[Required action]: Every record below should appear in your answer, copied exactly.

[Source material]:
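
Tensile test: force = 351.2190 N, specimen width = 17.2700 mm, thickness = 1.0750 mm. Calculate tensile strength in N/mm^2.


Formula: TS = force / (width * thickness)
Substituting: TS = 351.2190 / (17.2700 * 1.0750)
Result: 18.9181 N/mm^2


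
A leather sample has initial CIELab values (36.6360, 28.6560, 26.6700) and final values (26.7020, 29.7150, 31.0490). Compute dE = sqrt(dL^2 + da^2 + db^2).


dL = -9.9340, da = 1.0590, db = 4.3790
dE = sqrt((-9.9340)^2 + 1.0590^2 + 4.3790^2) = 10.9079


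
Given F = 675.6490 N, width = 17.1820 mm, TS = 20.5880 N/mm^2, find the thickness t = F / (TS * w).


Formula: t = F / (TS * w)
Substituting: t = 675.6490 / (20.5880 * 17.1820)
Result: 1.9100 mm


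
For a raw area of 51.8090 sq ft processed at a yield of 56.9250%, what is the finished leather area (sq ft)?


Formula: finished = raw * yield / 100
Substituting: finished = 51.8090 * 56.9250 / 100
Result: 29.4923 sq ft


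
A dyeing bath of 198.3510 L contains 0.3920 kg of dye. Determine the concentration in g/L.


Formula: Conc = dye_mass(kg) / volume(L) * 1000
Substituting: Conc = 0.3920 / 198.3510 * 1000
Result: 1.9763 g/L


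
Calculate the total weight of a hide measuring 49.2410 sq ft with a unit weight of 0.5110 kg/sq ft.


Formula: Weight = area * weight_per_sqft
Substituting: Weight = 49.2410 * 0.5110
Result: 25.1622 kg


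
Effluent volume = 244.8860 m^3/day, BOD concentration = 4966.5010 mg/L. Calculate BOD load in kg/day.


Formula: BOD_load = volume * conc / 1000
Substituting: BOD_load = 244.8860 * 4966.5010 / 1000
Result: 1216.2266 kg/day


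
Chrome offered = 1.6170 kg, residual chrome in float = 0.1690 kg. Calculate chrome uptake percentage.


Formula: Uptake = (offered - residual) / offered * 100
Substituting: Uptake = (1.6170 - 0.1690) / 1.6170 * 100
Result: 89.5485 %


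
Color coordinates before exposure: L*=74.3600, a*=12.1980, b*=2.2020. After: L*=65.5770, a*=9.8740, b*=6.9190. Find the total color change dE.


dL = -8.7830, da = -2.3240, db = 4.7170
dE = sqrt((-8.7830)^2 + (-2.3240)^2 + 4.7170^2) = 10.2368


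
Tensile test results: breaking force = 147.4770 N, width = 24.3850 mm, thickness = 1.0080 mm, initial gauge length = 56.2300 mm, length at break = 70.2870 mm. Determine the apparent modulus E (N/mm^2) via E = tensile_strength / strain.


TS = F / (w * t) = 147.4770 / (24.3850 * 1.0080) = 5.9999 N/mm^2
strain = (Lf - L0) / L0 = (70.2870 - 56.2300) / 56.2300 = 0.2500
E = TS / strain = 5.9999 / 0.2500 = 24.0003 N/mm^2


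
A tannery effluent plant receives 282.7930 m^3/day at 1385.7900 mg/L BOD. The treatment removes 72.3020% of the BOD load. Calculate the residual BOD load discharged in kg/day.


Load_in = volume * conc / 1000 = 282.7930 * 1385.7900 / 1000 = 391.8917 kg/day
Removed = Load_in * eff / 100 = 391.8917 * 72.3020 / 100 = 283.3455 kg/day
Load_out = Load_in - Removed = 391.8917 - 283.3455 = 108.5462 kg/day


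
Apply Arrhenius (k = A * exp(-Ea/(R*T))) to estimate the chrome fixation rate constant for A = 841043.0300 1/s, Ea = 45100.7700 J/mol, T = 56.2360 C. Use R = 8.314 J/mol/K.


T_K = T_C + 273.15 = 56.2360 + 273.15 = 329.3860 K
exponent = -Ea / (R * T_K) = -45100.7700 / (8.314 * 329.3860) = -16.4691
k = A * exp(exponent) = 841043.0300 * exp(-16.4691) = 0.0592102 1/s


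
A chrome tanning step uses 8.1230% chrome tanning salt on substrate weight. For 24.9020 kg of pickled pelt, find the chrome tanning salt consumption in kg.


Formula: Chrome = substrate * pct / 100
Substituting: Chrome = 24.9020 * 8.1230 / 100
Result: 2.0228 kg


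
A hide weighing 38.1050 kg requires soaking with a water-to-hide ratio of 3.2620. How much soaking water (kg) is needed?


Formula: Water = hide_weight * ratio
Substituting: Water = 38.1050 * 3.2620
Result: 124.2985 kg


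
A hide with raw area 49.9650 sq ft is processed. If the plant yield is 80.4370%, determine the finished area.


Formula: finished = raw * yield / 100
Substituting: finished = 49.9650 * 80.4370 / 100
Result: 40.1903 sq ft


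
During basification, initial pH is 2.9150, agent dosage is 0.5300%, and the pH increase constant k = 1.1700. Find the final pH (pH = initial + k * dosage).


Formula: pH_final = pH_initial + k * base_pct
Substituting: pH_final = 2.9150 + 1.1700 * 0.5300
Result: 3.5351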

[Answer to the problem]:
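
Tensile test: force = 351.2190 N, specimen width = 17.2700 mm, thickness = 1.0750 mm. Calculate tensile strength in N/mm^2.


Formula: TS = force / (width * thickness)
Substituting: TS = 351.2190 / (17.2700 * 1.0750)
Result: 18.9181 N/mm^2


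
A leather sample has initial CIELab values (36.6360, 28.6560, 26.6700) and final values (26.7020, 29.7150, 31.0490). Compute dE = sqrt(dL^2 + da^2 + db^2).


dL = -9.9340, da = 1.0590, db = 4.3790
dE = sqrt((-9.9340)^2 + 1.0590^2 + 4.3790^2) = 10.9079


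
Given F = 675.6490 N, width = 17.1820 mm, TS = 20.5880 N/mm^2, find the thickness t = F / (TS * w).


Formula: t = F / (TS * w)
Substituting: t = 675.6490 / (20.5880 * 17.1820)
Result: 1.9100 mm


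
For a raw area of 51.8090 sq ft processed at a yield of 56.9250%, what is the finished leather area (sq ft)?


Formula: finished = raw * yield / 100
Substituting: finished = 51.8090 * 56.9250 / 100
Result: 29.4923 sq ft


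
A dyeing bath of 198.3510 L contains 0.3920 kg of dye. Determine the concentration in g/L.


Formula: Conc = dye_mass(kg) / volume(L) * 1000
Substituting: Conc = 0.3920 / 198.3510 * 1000
Result: 1.9763 g/L


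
Calculate the total weight of a hide measuring 49.2410 sq ft with a unit weight of 0.5110 kg/sq ft.


Formula: Weight = area * weight_per_sqft
Substituting: Weight = 49.2410 * 0.5110
Result: 25.1622 kg


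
Effluent volume = 244.8860 m^3/day, BOD concentration = 4966.5010 mg/L. Calculate BOD load in kg/day.


Formula: BOD_load = volume * conc / 1000
Substituting: BOD_load = 244.8860 * 4966.5010 / 1000
Result: 1216.2266 kg/day


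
Chrome offered = 1.6170 kg, residual chrome in float = 0.1690 kg. Calculate chrome uptake percentage.


Formula: Uptake = (offered - residual) / offered * 100
Substituting: Uptake = (1.6170 - 0.1690) / 1.6170 * 100
Result: 89.5485 %


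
Color coordinates before exposure: L*=74.3600, a*=12.1980, b*=2.2020. After: L*=65.5770, a*=9.8740, b*=6.9190. Find the total color change dE.


dL = -8.7830, da = -2.3240, db = 4.7170
dE = sqrt((-8.7830)^2 + (-2.3240)^2 + 4.7170^2) = 10.2368


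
Tensile test results: breaking force = 147.4770 N, width = 24.3850 mm, thickness = 1.0080 mm, initial gauge length = 56.2300 mm, length at break = 70.2870 mm. Determine the apparent modulus E (N/mm^2) via E = tensile_strength / strain.


TS = F / (w * t) = 147.4770 / (24.3850 * 1.0080) = 5.9999 N/mm^2
strain = (Lf - L0) / L0 = (70.2870 - 56.2300) / 56.2300 = 0.2500
E = TS / strain = 5.9999 / 0.2500 = 24.0003 N/mm^2


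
A tannery effluent plant receives 282.7930 m^3/day at 1385.7900 mg/L BOD. The treatment removes 72.3020% of the BOD load. Calculate the residual BOD load discharged in kg/day.


Load_in = volume * conc / 1000 = 282.7930 * 1385.7900 / 1000 = 391.8917 kg/day
Removed = Load_in * eff / 100 = 391.8917 * 72.3020 / 100 = 283.3455 kg/day
Load_out = Load_in - Removed = 391.8917 - 283.3455 = 108.5462 kg/day


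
Apply Arrhenius (k = A * exp(-Ea/(R*T))) to estimate the chrome fixation rate constant for A = 841043.0300 1/s, Ea = 45100.7700 J/mol, T = 56.2360 C. Use R = 8.314 J/mol/K.


T_K = T_C + 273.15 = 56.2360 + 273.15 = 329.3860 K
exponent = -Ea / (R * T_K) = -45100.7700 / (8.314 * 329.3860) = -16.4691
k = A * exp(exponent) = 841043.0300 * exp(-16.4691) = 0.0592102 1/s


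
A chrome tanning step uses 8.1230% chrome tanning salt on substrate weight. For 24.9020 kg of pickled pelt, find the chrome tanning salt consumption in kg.


Formula: Chrome = substrate * pct / 100
Substituting: Chrome = 24.9020 * 8.1230 / 100
Result: 2.0228 kg


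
A hide weighing 38.1050 kg requires soaking with a water-to-hide ratio of 3.2620. How much soaking water (kg) is needed?


Formula: Water = hide_weight * ratio
Substituting: Water = 38.1050 * 3.2620
Result: 124.2985 kg


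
A hide with raw area 49.9650 sq ft is processed. If the plant yield is 80.4370%, determine the finished area.


Formula: finished = raw * yield / 100
Substituting: finished = 49.9650 * 80.4370 / 100
Result: 40.1903 sq ft


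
During basification, initial pH is 2.9150, agent dosage is 0.5300%, and the pH increase constant k = 1.1700. Find the final pH (pH = initial + k * dosage).


Formula: pH_final = pH_initial + k * base_pct
Substituting: pH_final = 2.9150 + 1.1700 * 0.5300
Result: 3.5351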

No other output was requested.